#### GIVEN DATA:
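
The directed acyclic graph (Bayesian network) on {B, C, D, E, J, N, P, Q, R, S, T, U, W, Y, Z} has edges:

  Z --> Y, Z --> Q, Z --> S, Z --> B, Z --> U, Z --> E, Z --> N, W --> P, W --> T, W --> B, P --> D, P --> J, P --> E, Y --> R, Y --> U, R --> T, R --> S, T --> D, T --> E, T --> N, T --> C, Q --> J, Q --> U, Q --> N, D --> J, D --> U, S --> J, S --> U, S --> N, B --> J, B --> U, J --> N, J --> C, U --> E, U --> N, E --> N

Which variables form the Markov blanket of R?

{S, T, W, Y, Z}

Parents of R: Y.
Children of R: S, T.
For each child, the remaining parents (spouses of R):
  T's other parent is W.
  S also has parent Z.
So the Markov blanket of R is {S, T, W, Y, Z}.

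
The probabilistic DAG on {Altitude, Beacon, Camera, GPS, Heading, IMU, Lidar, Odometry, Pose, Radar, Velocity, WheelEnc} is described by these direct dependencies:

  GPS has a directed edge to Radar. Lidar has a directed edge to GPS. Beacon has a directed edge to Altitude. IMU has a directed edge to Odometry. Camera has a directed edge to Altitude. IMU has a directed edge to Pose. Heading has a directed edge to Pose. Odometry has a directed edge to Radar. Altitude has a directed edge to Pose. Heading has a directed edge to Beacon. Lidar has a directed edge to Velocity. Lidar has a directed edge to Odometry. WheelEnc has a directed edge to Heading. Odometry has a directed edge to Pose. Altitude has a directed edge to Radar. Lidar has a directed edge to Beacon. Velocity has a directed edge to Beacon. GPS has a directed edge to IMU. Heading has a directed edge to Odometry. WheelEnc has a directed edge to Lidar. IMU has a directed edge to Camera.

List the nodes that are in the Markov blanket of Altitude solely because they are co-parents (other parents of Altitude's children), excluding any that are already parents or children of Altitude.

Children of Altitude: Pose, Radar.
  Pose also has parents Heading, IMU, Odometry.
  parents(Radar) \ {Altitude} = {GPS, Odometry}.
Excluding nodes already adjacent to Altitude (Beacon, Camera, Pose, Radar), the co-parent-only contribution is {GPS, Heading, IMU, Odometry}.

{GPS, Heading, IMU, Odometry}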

...

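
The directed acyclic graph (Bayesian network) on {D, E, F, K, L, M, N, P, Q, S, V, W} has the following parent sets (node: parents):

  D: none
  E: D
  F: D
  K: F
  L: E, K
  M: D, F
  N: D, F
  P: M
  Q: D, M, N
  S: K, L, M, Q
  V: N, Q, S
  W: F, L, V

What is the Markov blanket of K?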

---

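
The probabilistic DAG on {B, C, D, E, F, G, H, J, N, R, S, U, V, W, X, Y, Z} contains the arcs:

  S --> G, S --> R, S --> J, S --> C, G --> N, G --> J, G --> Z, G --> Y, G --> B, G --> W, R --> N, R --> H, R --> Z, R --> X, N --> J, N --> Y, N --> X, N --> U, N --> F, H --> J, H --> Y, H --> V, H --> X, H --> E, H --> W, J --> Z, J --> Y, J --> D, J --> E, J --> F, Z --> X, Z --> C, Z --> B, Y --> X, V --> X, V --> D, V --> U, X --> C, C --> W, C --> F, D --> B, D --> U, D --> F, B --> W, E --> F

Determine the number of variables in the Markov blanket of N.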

#### EXERCISE INSTRUCTIONS:
A single number is required: the count of lines in the records that include the string "graph".

#### YOUR RESPONSE:
2